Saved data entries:
------------------------------

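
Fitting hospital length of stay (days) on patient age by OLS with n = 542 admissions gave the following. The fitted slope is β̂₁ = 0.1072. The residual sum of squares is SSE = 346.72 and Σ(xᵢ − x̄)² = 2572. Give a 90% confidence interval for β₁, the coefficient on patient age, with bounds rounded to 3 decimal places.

MSE = SSE/(n − 2) = 346.72/540 = 0.642074.
SE(β̂₁) = √(MSE/Sₓₓ) = √(0.642074/2572) = 0.0158.
df = n − 2 = 540.
t* = t_{0.05, 540} = 1.64768.
Margin = t* × SE = 1.64768 × 0.0158 = 0.02603.
CI: 0.1072 ± 0.02603 → (0.081, 0.133).
With 90% confidence, each one-unit increase in patient age is associated with a change of between 0.081 and 0.133 days in hospital length of stay.

(0.081, 0.133)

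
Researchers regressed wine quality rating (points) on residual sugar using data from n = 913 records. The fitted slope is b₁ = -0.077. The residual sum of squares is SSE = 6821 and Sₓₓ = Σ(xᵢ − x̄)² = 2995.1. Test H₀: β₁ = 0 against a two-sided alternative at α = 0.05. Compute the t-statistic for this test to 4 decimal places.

MSE = SSE/(n − 2) = 6821/911 = 7.48738.
SE(b₁) = √(MSE/Sₓₓ) = √(7.48738/2995.1) = 0.0499988.
t = -0.077 / 0.0499988 = -1.5400.
df = n − 2 = 911.
Two-sided p ≈ 0.1239, which is ≥ 0.05, so fail to reject H₀.
The data do not give significant evidence of an association between residual sugar and wine quality rating.

t = -1.5400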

------------------------------

### Task requirements
Write out every line of the records exactly.

### Task result
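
Fitting hospital length of stay (days) on patient age by OLS with n = 542 admissions gave the following. The fitted slope is β̂₁ = 0.1072. The residual sum of squares is SSE = 346.72 and Σ(xᵢ − x̄)² = 2572. Give a 90% confidence interval for β₁, the coefficient on patient age, with bounds rounded to 3 decimal places.

MSE = SSE/(n − 2) = 346.72/540 = 0.642074.
SE(β̂₁) = √(MSE/Sₓₓ) = √(0.642074/2572) = 0.0158.
df = n − 2 = 540.
t* = t_{0.05, 540} = 1.64768.
Margin = t* × SE = 1.64768 × 0.0158 = 0.02603.
CI: 0.1072 ± 0.02603 → (0.081, 0.133).
With 90% confidence, each one-unit increase in patient age is associated with a change of between 0.081 and 0.133 days in hospital length of stay.

(0.081, 0.133)

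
Researchers regressed wine quality rating (points) on residual sugar using data from n = 913 records. The fitted slope is b₁ = -0.077. The residual sum of squares is SSE = 6821 and Sₓₓ = Σ(xᵢ − x̄)² = 2995.1. Test H₀: β₁ = 0 against a two-sided alternative at α = 0.05. Compute the t-statistic for this test to 4 decimal places.

MSE = SSE/(n − 2) = 6821/911 = 7.48738.
SE(b₁) = √(MSE/Sₓₓ) = √(7.48738/2995.1) = 0.0499988.
t = -0.077 / 0.0499988 = -1.5400.
df = n − 2 = 911.
Two-sided p ≈ 0.1239, which is ≥ 0.05, so fail to reject H₀.
The data do not give significant evidence of an association between residual sugar and wine quality rating.

t = -1.5400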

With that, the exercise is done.